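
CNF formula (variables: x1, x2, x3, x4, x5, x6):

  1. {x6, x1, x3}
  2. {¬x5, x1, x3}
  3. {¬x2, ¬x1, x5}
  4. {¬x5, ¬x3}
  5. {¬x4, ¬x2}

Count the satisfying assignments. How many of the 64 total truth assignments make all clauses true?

23

Split on x1, then x3.
  x1=1, x3=1: remaining (x2,x4,x5,x6) ∈ {(0,0,0,0); (0,0,0,1); (0,1,0,0); (0,1,0,1)} — 4.
  x1=1, x3=0: x6 free; 5 ways for (x2,x4,x5) × 2^1 = 10.
  x1=0, x3=1: x6 free; 3 ways for (x2,x4,x5) × 2^1 = 6.
  x1=0, x3=0: remaining (x2,x4,x5,x6) ∈ {(0,0,0,1); (0,1,0,1); (1,0,0,1)} — 3.
Total: 4 + 10 + 6 + 3 = 23.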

★ ★ ★

* DESCRIPTION OF THE TASK:
Every record above is to be given again precisely.

* SOLUTION BELOW:
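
CNF formula (variables: x1, x2, x3, x4, x5, x6):

  1. {x6, x1, x3}
  2. {¬x5, x1, x3}
  3. {¬x2, ¬x1, x5}
  4. {¬x5, ¬x3}
  5. {¬x4, ¬x2}

Count the satisfying assignments. How many of the 64 total truth assignments make all clauses true?

23

Split on x1, then x3.
  x1=1, x3=1: remaining (x2,x4,x5,x6) ∈ {(0,0,0,0); (0,0,0,1); (0,1,0,0); (0,1,0,1)} — 4.
  x1=1, x3=0: x6 free; 5 ways for (x2,x4,x5) × 2^1 = 10.
  x1=0, x3=1: x6 free; 3 ways for (x2,x4,x5) × 2^1 = 6.
  x1=0, x3=0: remaining (x2,x4,x5,x6) ∈ {(0,0,0,1); (0,1,0,1); (1,0,0,1)} — 3.
Total: 4 + 10 + 6 + 3 = 23.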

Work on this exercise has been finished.